Stored records:
*** Begin section ***
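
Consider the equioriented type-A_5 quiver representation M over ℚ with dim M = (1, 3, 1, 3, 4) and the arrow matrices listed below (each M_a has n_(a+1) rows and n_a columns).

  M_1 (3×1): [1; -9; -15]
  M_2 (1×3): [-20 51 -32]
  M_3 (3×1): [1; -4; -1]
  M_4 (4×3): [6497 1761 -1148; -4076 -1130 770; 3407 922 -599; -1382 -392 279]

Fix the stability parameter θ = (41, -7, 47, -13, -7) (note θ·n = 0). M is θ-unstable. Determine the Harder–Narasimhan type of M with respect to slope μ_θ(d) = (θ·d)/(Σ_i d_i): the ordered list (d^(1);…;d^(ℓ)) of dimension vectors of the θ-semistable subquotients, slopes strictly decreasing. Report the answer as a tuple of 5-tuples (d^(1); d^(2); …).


Interval decomposition of M: I[1,5], I[2,2]^2, I[4,5]^2, I[5,5].
HN type (ℓ=3): μ^(1)=61/5; μ^(2)=-7; μ^(3)=-13

((1, 1, 1, 1, 1); (0, 2, 0, 0, 3); (0, 0, 0, 2, 0))


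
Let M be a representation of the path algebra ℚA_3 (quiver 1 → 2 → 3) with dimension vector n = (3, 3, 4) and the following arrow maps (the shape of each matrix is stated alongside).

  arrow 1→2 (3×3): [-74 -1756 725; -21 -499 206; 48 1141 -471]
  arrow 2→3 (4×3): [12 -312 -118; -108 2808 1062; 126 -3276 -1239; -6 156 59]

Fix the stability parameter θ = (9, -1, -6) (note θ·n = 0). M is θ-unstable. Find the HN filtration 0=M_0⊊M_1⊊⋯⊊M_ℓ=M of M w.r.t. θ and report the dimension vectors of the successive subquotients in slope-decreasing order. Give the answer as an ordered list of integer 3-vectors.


Barcode: M ≅ I[1,2]^2, I[1,3], I[3,3]^3. HN layers by μ_θ (3 steps, strictly decreasing):
  μ^(1)=4; μ^(2)=2/3; μ^(3)=-6

((2, 2, 0); (1, 1, 1); (0, 0, 3))


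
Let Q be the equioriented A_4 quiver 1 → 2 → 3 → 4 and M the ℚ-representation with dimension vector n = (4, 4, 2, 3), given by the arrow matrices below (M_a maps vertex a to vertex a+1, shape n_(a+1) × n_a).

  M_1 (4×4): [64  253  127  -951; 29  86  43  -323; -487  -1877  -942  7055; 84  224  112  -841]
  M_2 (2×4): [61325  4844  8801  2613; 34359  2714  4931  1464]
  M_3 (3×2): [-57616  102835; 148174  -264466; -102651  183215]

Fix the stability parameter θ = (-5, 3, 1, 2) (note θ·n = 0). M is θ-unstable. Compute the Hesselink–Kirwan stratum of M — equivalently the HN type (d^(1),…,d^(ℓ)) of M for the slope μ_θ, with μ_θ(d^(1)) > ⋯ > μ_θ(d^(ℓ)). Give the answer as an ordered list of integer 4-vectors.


Interval decomposition of M: I[1,1], I[1,2], I[1,4]^2, I[2,2], I[4,4].
HN type (ℓ=3): μ^(1)=3; μ^(2)=2; μ^(3)=-5

((0, 2, 0, 0); (0, 2, 2, 3); (4, 0, 0, 0))


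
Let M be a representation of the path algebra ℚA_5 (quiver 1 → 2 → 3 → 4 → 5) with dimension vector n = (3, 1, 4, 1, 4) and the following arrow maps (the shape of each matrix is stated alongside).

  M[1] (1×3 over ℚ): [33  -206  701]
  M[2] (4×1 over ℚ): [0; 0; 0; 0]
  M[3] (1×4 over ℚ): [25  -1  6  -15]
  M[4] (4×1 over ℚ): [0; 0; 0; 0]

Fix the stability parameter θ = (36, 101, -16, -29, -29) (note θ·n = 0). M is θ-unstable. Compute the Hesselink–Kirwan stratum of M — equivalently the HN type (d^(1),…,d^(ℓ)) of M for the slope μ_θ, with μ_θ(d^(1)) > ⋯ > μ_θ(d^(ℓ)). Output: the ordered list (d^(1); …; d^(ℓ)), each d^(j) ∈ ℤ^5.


Barcode: M ≅ I[1,1]^2, I[1,2], I[3,3]^3, I[3,4], I[5,5]^4. HN layers by μ_θ (5 steps, strictly decreasing):
  μ^(1)=101; μ^(2)=36; μ^(3)=-16; μ^(4)=-45/2; μ^(5)=-29

((0, 1, 0, 0, 0); (3, 0, 0, 0, 0); (0, 0, 3, 0, 0); (0, 0, 1, 1, 0); (0, 0, 0, 0, 4))


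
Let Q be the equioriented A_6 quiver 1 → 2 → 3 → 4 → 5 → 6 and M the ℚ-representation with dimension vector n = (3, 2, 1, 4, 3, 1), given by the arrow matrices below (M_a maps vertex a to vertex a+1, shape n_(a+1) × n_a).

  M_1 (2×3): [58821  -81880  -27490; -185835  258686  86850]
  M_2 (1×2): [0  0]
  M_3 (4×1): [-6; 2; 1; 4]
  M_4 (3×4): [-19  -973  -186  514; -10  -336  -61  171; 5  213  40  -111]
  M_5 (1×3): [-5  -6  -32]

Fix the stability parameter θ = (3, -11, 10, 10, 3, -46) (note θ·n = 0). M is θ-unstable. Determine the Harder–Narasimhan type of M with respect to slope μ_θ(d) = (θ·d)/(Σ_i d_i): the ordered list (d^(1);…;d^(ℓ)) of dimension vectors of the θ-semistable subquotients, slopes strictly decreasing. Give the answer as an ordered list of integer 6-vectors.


Barcode: M ≅ I[1,1], I[1,2]^2, I[3,5], I[4,4], I[4,5], I[4,6]. HN layers by μ_θ (6 steps, strictly decreasing):
  μ^(1)=10; μ^(2)=23/3; μ^(3)=13/2; μ^(4)=3; μ^(5)=-4; μ^(6)=-11

((0, 0, 0, 1, 0, 0); (0, 0, 1, 1, 1, 0); (0, 0, 0, 1, 1, 0); (1, 0, 0, 0, 0, 0); (2, 2, 0, 0, 0, 0); (0, 0, 0, 1, 1, 1))


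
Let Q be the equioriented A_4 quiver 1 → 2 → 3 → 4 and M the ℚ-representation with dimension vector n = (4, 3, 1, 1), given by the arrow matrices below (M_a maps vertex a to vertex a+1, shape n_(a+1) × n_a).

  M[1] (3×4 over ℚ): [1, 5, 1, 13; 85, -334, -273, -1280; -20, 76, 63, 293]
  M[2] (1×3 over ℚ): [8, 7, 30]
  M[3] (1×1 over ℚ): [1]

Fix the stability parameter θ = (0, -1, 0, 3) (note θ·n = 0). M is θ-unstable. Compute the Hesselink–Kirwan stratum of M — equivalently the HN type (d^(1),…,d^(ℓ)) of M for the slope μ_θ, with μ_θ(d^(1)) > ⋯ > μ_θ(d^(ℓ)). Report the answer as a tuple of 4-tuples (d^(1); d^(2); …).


Via rank(M_{q-1}∘⋯∘M_p): M ≅ I[1,1], I[1,2]^2, I[1,4].
μ_θ-semistable layers: μ^(1)=3; μ^(2)=0; μ^(3)=-1/2

((0, 0, 0, 1); (1, 0, 1, 0); (3, 3, 0, 0))


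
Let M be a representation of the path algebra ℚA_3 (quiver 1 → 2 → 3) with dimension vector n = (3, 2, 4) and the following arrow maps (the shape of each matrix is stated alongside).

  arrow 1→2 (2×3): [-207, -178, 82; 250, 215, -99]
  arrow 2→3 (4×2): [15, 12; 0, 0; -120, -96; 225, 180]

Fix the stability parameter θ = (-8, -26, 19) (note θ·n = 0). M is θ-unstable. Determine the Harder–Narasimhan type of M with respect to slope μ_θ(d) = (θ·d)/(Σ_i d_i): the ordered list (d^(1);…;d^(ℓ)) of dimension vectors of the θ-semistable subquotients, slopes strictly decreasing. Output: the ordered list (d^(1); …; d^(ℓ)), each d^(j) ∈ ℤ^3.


Barcode: M ≅ I[1,1], I[1,2], I[1,3], I[3,3]^3. HN layers by μ_θ (3 steps, strictly decreasing):
  μ^(1)=19; μ^(2)=-8; μ^(3)=-17

((0, 0, 4); (1, 0, 0); (2, 2, 0))


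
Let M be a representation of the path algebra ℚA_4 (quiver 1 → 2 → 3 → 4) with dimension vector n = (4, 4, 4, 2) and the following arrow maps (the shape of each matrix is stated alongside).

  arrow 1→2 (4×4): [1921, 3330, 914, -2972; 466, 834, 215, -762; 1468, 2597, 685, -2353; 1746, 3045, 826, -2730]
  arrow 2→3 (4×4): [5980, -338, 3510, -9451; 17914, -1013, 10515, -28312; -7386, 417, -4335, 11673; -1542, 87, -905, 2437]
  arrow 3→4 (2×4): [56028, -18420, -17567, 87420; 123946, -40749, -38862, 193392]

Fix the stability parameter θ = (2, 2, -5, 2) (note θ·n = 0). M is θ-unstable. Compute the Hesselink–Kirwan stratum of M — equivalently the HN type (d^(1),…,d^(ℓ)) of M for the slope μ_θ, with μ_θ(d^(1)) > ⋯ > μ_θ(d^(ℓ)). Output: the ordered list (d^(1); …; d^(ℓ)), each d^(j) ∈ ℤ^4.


Via rank(M_{q-1}∘⋯∘M_p): M ≅ I[1,2]^2, I[1,4]^2, I[3,3]^2.
μ_θ-semistable layers: μ^(1)=2; μ^(2)=-1/3; μ^(3)=-5

((2, 2, 0, 2); (2, 2, 2, 0); (0, 0, 2, 0))


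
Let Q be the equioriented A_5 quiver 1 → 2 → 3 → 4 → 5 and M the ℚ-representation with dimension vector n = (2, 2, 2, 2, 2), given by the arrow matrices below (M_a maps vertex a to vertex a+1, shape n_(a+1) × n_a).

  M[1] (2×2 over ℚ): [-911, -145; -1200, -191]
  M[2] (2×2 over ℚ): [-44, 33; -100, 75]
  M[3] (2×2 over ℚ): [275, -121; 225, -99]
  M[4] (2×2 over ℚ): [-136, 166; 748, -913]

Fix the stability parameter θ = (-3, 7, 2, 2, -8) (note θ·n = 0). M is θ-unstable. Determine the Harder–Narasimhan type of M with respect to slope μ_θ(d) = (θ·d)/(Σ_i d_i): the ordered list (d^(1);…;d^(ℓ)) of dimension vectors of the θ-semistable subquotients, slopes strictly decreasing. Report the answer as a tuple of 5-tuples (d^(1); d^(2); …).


Via rank(M_{q-1}∘⋯∘M_p): M ≅ I[1,2], I[1,3], I[3,5], I[4,4], I[5,5].
μ_θ-semistable layers: μ^(1)=7; μ^(2)=9/2; μ^(3)=2; μ^(4)=-4/3; μ^(5)=-3; μ^(6)=-8

((0, 1, 0, 0, 0); (0, 1, 1, 0, 0); (0, 0, 0, 1, 0); (0, 0, 1, 1, 1); (2, 0, 0, 0, 0); (0, 0, 0, 0, 1))


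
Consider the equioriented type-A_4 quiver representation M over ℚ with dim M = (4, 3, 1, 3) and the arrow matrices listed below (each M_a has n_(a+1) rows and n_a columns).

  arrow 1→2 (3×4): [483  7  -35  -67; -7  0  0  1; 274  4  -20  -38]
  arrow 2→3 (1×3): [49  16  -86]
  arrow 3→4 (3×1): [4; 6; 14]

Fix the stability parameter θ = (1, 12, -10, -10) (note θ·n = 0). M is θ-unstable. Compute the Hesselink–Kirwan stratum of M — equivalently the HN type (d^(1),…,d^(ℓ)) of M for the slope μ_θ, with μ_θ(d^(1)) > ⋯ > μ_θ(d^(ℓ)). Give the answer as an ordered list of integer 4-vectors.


Via rank(M_{q-1}∘⋯∘M_p): M ≅ I[1,1]^2, I[1,2], I[1,4], I[2,2], I[4,4]^2.
μ_θ-semistable layers: μ^(1)=12; μ^(2)=1; μ^(3)=-7/4; μ^(4)=-10

((0, 2, 0, 0); (3, 0, 0, 0); (1, 1, 1, 1); (0, 0, 0, 2))


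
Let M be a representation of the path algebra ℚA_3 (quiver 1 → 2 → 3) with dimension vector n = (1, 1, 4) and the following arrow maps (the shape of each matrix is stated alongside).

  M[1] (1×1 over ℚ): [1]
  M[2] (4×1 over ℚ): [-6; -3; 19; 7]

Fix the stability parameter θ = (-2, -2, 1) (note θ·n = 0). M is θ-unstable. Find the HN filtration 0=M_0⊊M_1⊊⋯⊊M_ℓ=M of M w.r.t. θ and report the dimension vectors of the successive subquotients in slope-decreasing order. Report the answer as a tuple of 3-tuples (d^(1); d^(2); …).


Via rank(M_{q-1}∘⋯∘M_p): M ≅ I[1,3], I[3,3]^3.
μ_θ-semistable layers: μ^(1)=1; μ^(2)=-2

((0, 0, 4); (1, 1, 0))


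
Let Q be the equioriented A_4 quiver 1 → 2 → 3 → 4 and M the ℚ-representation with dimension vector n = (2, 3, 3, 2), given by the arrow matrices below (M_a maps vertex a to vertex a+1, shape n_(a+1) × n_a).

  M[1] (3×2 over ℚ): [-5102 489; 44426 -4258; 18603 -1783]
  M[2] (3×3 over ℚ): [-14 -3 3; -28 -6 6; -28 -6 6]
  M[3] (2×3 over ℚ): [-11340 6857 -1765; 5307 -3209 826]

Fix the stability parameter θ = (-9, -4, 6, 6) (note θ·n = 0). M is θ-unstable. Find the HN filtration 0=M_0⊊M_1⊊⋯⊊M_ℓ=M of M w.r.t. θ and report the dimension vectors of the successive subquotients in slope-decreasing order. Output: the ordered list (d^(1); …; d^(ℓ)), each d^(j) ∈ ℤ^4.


Barcode: M ≅ I[1,2], I[1,4], I[2,2], I[3,3], I[3,4]. HN layers by μ_θ (3 steps, strictly decreasing):
  μ^(1)=6; μ^(2)=-4; μ^(3)=-9

((0, 0, 3, 2); (0, 3, 0, 0); (2, 0, 0, 0))


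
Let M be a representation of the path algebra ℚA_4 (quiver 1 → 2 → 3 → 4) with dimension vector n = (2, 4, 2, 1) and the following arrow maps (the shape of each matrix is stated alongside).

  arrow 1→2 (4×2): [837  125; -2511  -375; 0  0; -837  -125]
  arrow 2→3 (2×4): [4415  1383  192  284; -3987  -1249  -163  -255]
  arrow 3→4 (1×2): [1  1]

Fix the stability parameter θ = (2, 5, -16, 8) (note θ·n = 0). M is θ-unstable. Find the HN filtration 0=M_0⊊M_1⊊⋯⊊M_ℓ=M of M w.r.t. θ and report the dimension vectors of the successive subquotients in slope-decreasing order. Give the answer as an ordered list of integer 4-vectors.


Via rank(M_{q-1}∘⋯∘M_p): M ≅ I[1,1], I[1,4], I[2,2]^2, I[2,3].
μ_θ-semistable layers: μ^(1)=8; μ^(2)=5; μ^(3)=2; μ^(4)=-3; μ^(5)=-11/2

((0, 0, 0, 1); (0, 2, 0, 0); (1, 0, 0, 0); (1, 1, 1, 0); (0, 1, 1, 0))


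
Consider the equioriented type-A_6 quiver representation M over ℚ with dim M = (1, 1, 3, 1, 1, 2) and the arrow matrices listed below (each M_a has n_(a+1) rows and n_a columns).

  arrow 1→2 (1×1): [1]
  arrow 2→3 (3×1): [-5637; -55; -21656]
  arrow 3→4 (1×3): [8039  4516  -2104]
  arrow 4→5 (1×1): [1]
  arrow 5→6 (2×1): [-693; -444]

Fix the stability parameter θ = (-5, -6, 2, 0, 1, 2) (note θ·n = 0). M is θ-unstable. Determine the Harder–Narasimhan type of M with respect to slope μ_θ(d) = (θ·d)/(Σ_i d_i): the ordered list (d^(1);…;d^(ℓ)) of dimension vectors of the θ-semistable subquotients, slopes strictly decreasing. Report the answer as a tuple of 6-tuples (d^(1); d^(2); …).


Via rank(M_{q-1}∘⋯∘M_p): M ≅ I[1,6], I[3,3]^2, I[6,6].
μ_θ-semistable layers: μ^(1)=2; μ^(2)=1; μ^(3)=-11/2

((0, 0, 2, 0, 0, 2); (0, 0, 1, 1, 1, 0); (1, 1, 0, 0, 0, 0))


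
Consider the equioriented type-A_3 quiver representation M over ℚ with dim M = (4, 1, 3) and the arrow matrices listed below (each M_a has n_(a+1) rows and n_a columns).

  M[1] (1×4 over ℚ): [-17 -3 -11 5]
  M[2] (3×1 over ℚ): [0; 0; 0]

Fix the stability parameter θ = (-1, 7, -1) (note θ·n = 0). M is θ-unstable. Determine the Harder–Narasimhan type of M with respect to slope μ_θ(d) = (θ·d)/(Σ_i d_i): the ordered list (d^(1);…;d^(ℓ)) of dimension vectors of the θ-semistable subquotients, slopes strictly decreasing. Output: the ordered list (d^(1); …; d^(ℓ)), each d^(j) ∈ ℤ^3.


Barcode: M ≅ I[1,1]^3, I[1,2], I[3,3]^3. HN layers by μ_θ (2 steps, strictly decreasing):
  μ^(1)=7; μ^(2)=-1

((0, 1, 0); (4, 0, 3))


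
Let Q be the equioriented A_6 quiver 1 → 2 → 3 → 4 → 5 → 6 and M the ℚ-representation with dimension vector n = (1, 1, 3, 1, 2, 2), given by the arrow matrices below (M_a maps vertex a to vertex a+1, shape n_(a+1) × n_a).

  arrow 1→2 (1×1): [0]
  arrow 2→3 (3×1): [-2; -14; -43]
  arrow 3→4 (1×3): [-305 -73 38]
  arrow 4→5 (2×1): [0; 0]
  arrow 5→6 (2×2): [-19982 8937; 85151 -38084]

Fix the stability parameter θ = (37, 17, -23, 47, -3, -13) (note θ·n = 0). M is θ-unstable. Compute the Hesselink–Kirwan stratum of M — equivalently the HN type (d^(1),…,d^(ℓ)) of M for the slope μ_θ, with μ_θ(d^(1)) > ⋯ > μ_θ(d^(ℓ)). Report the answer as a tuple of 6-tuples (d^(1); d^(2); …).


Interval decomposition of M: I[1,1], I[2,4], I[3,3]^2, I[5,6]^2.
HN type (ℓ=5): μ^(1)=47; μ^(2)=37; μ^(3)=-3; μ^(4)=-8; μ^(5)=-23

((0, 0, 0, 1, 0, 0); (1, 0, 0, 0, 0, 0); (0, 1, 1, 0, 0, 0); (0, 0, 0, 0, 2, 2); (0, 0, 2, 0, 0, 0))


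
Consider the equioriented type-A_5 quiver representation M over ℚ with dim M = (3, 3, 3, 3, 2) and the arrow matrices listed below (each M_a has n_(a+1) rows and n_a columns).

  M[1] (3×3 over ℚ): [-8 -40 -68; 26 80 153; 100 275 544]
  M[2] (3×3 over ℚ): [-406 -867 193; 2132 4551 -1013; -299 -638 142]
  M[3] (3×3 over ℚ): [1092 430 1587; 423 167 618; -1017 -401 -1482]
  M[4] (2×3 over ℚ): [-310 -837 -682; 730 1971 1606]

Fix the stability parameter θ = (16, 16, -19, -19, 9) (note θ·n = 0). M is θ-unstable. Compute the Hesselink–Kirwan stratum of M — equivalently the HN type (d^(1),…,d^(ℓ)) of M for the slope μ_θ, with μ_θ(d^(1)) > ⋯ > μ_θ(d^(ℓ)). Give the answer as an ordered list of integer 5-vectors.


Via rank(M_{q-1}∘⋯∘M_p): M ≅ I[1,1], I[1,2], I[1,3], I[2,5], I[3,4], I[4,4], I[5,5].
μ_θ-semistable layers: μ^(1)=16; μ^(2)=9; μ^(3)=13/3; μ^(4)=-22/3; μ^(5)=-19

((2, 1, 0, 0, 0); (0, 0, 0, 0, 2); (1, 1, 1, 0, 0); (0, 1, 1, 1, 0); (0, 0, 1, 2, 0))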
*** End section ***
ACTIVITY: Repeat, word for word, the lines from the start of the records to the line that contains "arrow 1→2 (3×3): [-74", both of them included, and no others.

ANSWER TO THE PROBLEM:
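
Consider the equioriented type-A_5 quiver representation M over ℚ with dim M = (1, 3, 1, 3, 4) and the arrow matrices listed below (each M_a has n_(a+1) rows and n_a columns).

  M_1 (3×1): [1; -9; -15]
  M_2 (1×3): [-20 51 -32]
  M_3 (3×1): [1; -4; -1]
  M_4 (4×3): [6497 1761 -1148; -4076 -1130 770; 3407 922 -599; -1382 -392 279]

Fix the stability parameter θ = (41, -7, 47, -13, -7) (note θ·n = 0). M is θ-unstable. Determine the Harder–Narasimhan type of M with respect to slope μ_θ(d) = (θ·d)/(Σ_i d_i): the ordered list (d^(1);…;d^(ℓ)) of dimension vectors of the θ-semistable subquotients, slopes strictly decreasing. Report the answer as a tuple of 5-tuples (d^(1); d^(2); …).


Interval decomposition of M: I[1,5], I[2,2]^2, I[4,5]^2, I[5,5].
HN type (ℓ=3): μ^(1)=61/5; μ^(2)=-7; μ^(3)=-13

((1, 1, 1, 1, 1); (0, 2, 0, 0, 3); (0, 0, 0, 2, 0))


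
Let M be a representation of the path algebra ℚA_3 (quiver 1 → 2 → 3) with dimension vector n = (3, 3, 4) and the following arrow maps (the shape of each matrix is stated alongside).

  arrow 1→2 (3×3): [-74 -1756 725; -21 -499 206; 48 1141 -471]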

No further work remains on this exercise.